● **REQUIRED ACTION**:
When the line with "Peer review: 57" is reached, include it and stop; before that, copy each line of the listing exactly from the first.

● **DATASET RECORDS**:
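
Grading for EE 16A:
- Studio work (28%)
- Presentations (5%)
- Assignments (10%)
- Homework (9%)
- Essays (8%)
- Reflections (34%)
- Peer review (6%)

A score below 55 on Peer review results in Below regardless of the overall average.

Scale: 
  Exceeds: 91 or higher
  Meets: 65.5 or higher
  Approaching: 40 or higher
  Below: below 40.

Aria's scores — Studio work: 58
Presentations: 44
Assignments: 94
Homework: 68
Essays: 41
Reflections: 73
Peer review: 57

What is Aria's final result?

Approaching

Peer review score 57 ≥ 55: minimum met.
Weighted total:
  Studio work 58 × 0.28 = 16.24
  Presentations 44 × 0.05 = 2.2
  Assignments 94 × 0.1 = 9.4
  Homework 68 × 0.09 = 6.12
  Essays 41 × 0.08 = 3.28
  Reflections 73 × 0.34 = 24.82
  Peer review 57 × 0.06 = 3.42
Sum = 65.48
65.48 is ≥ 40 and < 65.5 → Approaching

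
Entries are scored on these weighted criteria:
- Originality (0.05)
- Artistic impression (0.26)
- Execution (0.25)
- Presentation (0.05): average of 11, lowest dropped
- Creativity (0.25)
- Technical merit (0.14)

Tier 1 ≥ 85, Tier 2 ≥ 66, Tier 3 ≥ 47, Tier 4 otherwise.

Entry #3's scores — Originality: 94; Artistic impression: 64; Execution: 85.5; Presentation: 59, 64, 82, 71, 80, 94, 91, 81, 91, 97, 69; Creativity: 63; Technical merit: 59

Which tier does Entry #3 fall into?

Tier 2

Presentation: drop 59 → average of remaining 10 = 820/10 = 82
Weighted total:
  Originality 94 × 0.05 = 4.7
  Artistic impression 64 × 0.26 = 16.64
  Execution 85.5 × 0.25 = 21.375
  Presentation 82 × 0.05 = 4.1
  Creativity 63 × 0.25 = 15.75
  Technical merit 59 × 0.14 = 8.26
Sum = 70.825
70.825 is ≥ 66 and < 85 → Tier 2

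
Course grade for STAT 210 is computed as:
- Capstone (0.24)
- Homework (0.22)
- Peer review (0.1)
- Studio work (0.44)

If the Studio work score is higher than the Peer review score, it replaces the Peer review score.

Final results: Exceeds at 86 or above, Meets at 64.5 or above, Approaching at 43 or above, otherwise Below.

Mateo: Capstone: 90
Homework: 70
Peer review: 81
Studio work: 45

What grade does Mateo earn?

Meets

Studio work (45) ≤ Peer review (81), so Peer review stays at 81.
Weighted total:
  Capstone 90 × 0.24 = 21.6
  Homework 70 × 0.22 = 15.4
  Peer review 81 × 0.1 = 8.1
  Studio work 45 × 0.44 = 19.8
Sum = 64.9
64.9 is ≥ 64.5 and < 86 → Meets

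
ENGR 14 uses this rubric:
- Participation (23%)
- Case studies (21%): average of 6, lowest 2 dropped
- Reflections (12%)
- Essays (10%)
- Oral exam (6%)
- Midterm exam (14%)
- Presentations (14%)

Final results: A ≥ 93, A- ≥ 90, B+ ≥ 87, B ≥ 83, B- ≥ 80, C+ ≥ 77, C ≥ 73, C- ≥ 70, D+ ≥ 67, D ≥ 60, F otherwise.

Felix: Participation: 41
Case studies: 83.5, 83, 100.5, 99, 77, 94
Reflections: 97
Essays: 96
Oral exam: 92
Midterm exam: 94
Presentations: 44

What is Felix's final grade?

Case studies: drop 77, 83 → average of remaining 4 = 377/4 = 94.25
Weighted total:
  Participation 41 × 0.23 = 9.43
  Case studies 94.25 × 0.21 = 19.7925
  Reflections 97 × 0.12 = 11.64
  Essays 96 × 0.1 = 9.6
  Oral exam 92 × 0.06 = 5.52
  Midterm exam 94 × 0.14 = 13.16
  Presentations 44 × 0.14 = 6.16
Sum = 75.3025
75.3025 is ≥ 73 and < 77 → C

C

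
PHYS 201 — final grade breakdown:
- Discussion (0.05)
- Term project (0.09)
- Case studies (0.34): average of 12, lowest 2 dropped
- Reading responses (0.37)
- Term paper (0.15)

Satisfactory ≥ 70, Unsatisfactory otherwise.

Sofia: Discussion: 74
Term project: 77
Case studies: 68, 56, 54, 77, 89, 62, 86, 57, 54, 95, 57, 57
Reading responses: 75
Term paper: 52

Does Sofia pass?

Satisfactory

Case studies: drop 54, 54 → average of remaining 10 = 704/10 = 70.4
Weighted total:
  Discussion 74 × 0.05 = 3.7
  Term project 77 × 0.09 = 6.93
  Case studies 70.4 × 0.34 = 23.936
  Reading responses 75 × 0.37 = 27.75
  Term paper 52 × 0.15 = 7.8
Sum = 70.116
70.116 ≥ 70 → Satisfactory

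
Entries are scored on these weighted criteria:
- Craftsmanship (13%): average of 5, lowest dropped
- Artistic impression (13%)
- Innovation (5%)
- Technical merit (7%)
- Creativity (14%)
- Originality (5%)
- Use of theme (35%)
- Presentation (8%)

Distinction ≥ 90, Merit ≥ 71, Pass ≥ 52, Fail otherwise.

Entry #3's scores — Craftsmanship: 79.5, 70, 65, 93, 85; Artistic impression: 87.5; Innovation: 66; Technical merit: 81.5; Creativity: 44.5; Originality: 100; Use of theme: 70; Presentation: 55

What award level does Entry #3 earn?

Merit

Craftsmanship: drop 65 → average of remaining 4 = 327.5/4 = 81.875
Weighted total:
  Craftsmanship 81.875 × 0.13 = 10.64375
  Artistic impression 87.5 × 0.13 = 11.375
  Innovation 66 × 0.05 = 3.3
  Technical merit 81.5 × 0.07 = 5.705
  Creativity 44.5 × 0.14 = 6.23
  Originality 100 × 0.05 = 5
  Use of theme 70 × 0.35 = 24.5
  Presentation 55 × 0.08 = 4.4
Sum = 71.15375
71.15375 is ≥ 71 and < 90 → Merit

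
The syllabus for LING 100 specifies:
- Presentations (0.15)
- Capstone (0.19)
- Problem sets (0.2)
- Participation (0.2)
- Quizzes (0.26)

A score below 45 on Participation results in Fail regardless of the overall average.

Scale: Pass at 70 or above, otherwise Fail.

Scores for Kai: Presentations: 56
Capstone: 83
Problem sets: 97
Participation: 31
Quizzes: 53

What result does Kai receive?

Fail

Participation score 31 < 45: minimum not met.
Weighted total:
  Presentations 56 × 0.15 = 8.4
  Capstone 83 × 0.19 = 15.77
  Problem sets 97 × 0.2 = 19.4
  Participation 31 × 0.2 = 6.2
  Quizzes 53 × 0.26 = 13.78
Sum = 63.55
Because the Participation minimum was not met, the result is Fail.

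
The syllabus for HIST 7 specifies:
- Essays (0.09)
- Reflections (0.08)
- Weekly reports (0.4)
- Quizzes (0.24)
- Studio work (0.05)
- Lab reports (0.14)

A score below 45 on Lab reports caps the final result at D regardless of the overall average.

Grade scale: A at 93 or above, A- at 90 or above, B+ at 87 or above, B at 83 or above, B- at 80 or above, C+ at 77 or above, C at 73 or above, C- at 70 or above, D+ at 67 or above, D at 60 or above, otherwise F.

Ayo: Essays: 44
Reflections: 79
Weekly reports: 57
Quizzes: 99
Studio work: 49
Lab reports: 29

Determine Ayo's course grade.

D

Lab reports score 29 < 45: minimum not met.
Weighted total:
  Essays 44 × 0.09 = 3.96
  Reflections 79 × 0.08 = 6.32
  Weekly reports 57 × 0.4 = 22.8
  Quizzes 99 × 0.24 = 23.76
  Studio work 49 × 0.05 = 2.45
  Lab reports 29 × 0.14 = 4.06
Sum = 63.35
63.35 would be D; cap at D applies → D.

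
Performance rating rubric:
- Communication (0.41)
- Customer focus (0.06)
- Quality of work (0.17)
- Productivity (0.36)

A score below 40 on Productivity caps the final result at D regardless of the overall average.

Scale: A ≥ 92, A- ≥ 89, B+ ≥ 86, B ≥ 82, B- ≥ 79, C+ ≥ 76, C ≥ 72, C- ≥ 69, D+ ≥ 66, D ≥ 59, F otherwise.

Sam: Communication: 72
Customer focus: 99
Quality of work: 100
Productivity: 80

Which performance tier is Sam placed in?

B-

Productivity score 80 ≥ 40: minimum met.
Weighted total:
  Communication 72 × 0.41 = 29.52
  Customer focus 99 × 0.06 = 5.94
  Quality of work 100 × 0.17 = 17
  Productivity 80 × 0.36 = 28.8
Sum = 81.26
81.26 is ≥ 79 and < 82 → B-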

● **RESPONSE**:
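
Grading for EE 16A:
- Studio work (28%)
- Presentations (5%)
- Assignments (10%)
- Homework (9%)
- Essays (8%)
- Reflections (34%)
- Peer review (6%)

A score below 55 on Peer review results in Below regardless of the overall average.

Scale: 
  Exceeds: 91 or higher
  Meets: 65.5 or higher
  Approaching: 40 or higher
  Below: below 40.

Aria's scores — Studio work: 58
Presentations: 44
Assignments: 94
Homework: 68
Essays: 41
Reflections: 73
Peer review: 57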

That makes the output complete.